*The task*: Every line of the records below that has the word "position" should be copied.

☆ ☆ ☆ ☆ ☆ ☆ ☆

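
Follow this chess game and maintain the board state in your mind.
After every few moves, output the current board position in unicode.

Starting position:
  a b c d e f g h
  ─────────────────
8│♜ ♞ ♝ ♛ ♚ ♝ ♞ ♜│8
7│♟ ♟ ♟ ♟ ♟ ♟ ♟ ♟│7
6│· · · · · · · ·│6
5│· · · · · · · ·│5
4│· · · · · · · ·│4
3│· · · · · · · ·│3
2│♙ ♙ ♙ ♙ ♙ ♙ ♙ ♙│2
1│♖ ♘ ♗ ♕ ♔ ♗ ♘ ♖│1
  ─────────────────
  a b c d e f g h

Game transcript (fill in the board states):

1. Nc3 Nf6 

  a b c d e f g h
  ─────────────────
8│♜ ♞ ♝ ♛ ♚ ♝ · ♜│8
7│♟ ♟ ♟ ♟ ♟ ♟ ♟ ♟│7
6│· · · · · ♞ · ·│6
5│· · · · · · · ·│5
4│· · · · · · · ·│4
3│· · ♘ · · · · ·│3
2│♙ ♙ ♙ ♙ ♙ ♙ ♙ ♙│2
1│♖ · ♗ ♕ ♔ ♗ ♘ ♖│1
  ─────────────────
  a b c d e f g h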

☆ ☆ ☆ ☆ ☆ ☆ ☆

*Solution to this task*:
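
After every few moves, output the current board position in unicode.
Starting position: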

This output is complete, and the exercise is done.